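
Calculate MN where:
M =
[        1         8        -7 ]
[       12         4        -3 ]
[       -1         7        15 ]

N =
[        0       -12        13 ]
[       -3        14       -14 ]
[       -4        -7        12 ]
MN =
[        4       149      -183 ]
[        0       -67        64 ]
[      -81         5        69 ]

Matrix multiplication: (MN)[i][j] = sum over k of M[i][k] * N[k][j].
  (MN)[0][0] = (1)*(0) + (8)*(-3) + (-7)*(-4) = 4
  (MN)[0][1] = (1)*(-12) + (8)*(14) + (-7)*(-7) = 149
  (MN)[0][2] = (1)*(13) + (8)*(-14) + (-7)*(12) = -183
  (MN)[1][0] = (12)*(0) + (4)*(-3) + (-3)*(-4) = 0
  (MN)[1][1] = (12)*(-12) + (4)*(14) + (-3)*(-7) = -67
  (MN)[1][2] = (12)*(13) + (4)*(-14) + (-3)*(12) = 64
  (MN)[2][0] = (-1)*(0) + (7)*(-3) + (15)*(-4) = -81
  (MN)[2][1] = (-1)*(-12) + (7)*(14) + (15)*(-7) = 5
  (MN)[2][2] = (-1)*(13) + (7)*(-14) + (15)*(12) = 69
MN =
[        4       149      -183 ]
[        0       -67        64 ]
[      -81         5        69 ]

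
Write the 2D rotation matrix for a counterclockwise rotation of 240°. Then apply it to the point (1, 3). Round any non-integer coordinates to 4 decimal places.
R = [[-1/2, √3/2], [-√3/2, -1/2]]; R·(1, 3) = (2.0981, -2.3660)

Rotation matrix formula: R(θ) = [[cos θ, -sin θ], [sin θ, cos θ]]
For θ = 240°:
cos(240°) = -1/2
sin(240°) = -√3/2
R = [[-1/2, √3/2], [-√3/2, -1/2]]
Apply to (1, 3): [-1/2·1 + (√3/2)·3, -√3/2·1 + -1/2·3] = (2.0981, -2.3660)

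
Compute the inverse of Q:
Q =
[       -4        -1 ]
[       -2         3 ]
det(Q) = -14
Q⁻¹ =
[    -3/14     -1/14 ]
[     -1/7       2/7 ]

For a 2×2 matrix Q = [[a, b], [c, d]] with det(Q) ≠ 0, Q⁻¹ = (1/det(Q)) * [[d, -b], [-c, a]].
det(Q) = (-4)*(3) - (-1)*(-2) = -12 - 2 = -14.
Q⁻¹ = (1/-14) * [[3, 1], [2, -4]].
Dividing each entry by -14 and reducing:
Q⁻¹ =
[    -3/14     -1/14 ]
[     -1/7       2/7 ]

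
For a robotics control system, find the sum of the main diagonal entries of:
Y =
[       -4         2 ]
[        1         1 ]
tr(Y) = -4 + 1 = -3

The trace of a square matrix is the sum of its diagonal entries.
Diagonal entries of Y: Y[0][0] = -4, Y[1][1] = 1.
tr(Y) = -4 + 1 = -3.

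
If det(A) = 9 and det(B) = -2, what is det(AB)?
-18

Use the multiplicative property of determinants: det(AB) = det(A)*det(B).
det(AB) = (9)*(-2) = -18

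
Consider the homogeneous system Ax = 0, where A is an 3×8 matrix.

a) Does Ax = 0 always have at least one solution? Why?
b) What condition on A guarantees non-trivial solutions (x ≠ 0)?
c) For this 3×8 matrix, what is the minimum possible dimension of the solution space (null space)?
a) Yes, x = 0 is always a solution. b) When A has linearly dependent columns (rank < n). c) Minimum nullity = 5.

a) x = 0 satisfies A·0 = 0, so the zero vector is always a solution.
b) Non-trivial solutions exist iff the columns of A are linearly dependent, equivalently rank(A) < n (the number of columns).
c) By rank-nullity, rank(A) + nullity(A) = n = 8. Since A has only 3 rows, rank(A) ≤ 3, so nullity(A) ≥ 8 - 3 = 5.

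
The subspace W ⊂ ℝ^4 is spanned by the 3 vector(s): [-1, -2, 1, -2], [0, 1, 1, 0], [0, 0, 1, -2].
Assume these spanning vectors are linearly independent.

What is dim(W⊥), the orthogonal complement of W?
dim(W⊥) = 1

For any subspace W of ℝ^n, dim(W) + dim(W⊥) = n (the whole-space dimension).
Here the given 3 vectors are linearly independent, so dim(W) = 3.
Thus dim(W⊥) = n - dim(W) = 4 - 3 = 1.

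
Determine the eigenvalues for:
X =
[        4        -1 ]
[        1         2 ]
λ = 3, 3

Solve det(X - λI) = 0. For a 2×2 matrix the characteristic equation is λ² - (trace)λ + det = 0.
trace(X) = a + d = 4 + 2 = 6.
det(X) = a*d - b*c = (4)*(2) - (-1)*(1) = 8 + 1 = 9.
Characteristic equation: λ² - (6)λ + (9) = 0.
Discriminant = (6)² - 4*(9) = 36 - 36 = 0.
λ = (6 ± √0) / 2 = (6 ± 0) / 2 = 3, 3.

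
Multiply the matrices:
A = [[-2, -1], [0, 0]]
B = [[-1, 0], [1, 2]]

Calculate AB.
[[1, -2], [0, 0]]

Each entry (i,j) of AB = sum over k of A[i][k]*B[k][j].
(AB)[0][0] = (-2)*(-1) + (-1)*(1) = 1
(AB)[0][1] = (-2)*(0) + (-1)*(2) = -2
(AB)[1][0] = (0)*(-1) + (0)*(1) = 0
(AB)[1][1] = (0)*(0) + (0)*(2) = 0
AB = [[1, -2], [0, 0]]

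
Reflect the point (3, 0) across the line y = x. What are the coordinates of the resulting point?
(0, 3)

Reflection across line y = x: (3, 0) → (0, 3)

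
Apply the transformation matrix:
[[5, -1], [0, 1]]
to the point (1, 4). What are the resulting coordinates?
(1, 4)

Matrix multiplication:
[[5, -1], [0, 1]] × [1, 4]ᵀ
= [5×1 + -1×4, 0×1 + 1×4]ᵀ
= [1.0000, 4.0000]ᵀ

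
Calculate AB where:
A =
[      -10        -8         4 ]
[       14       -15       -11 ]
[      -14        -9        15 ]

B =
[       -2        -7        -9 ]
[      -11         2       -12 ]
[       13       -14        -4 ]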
**********
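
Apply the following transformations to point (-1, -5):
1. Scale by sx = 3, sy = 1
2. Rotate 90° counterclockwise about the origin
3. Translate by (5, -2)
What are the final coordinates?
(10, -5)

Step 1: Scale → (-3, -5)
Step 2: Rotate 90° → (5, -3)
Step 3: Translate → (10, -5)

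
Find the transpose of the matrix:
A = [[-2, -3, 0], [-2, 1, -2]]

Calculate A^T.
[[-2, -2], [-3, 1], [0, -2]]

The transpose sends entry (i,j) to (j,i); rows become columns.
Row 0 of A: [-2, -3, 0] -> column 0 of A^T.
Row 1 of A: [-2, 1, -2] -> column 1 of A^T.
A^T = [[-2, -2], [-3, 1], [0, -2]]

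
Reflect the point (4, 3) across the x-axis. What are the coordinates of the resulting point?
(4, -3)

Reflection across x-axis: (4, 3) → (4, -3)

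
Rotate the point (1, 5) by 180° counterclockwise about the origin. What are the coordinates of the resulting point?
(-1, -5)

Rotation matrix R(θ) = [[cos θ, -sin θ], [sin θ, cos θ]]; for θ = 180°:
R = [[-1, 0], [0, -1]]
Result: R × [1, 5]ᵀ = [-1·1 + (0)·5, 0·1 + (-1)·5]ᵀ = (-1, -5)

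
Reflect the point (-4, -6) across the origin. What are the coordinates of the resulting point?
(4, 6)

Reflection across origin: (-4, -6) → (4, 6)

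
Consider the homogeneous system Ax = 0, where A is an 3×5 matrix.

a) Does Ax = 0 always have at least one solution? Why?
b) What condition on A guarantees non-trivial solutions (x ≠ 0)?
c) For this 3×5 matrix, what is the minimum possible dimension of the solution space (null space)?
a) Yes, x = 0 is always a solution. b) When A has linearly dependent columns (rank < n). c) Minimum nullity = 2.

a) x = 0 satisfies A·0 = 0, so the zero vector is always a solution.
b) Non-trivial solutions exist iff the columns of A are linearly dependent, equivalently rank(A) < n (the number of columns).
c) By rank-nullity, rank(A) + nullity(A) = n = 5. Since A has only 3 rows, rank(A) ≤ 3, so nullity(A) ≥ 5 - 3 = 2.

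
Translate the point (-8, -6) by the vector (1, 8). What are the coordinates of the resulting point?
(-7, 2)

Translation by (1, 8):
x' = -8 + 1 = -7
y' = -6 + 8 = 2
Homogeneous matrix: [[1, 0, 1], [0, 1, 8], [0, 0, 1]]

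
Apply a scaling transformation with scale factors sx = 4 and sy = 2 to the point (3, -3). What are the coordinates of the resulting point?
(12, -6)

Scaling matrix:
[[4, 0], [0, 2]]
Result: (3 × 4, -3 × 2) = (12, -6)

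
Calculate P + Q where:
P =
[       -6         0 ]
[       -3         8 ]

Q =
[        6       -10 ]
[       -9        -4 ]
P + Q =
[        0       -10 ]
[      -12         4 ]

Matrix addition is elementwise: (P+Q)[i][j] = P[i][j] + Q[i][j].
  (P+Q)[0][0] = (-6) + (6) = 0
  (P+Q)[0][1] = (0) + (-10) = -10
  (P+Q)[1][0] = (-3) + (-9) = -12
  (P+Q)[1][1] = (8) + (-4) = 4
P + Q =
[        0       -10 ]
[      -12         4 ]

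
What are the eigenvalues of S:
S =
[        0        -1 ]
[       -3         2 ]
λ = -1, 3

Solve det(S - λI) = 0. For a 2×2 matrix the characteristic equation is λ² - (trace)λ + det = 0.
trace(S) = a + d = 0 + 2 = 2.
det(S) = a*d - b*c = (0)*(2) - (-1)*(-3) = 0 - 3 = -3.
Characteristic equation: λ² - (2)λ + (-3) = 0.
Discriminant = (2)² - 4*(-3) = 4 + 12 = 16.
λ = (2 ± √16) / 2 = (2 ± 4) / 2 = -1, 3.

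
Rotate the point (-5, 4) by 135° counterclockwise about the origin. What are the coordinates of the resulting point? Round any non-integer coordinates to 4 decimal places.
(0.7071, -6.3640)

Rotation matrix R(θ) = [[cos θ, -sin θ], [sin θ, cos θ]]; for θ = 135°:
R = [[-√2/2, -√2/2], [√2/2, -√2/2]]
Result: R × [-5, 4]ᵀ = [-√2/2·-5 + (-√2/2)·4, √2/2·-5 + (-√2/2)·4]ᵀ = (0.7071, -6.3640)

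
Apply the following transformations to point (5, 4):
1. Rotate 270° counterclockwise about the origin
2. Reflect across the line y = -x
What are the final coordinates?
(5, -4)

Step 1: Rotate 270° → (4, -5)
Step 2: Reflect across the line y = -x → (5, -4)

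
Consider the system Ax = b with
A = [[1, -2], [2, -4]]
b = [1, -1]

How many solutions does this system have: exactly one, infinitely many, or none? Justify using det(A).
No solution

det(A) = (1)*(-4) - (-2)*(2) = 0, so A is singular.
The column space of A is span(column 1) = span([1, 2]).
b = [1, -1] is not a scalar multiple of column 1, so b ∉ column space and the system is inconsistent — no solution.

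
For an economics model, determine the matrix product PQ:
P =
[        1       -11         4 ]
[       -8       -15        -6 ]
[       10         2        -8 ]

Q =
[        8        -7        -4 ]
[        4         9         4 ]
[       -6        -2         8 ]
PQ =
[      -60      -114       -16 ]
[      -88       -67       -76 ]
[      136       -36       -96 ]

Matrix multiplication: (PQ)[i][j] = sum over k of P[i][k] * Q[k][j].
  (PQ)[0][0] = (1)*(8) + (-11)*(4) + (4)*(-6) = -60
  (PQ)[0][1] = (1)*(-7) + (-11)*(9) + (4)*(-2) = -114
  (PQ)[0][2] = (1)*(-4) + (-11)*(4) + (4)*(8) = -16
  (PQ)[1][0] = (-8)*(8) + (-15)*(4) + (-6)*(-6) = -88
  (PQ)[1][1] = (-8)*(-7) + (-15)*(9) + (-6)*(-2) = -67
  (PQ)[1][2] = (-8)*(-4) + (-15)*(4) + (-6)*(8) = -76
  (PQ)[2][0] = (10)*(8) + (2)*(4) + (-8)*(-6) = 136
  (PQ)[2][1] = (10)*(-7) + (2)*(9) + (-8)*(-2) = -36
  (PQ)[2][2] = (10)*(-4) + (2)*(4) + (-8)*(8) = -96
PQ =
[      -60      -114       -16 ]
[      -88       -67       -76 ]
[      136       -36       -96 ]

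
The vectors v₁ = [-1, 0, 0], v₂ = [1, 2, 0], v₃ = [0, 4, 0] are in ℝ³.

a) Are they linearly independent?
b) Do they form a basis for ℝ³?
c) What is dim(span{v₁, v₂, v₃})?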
**********
(What you will do)
Copy out the lines of the data where the word "Consider" can be found.

(Answer box)
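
Consider the homogeneous system Ax = 0, where A is an 3×8 matrix.
Consider the homogeneous system Ax = 0, where A is an 3×5 matrix.
Consider the system Ax = b with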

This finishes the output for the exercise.